▸ **YOUR TASK**
In the listing that follows, count each line containing the string "Kent" and report only the count.

▸ **DATA IN THIS EXERCISE**
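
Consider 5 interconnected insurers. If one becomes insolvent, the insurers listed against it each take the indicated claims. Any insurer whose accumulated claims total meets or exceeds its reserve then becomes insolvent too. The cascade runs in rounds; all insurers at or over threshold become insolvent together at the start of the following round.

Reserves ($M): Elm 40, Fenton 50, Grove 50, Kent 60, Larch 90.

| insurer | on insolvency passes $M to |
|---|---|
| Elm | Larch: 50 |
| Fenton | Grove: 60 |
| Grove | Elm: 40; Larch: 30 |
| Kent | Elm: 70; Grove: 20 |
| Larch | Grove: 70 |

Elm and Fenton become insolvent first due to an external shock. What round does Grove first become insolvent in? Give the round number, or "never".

Round 1 — Elm, Fenton become insolvent (initial).
  Grove: +60 → 60 ≥ 50
  Larch: +50 → 50 < 90
Round 2 — Grove becomes insolvent.
  Larch: +30 → 80 < 90
No further insolvencies.

2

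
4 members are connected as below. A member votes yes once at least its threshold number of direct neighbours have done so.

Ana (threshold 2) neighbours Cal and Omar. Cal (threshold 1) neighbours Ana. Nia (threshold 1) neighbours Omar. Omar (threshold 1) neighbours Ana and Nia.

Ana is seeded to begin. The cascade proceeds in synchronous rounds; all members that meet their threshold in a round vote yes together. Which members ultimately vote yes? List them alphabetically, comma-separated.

Round 1 — Ana votes yes (initial).
Round 2 — checking thresholds:
  Cal: 1 of 1 neighbours ≥ 1, votes yes.
  Omar: 1 of 2 neighbours ≥ 1, votes yes.
Round 3 — checking thresholds:
  Nia: 1 of 1 neighbours ≥ 1, votes yes.
Round 4 — no new yes votes; cascade stops.

Ana, Cal, Nia, Omar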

▸ **REPLY**
2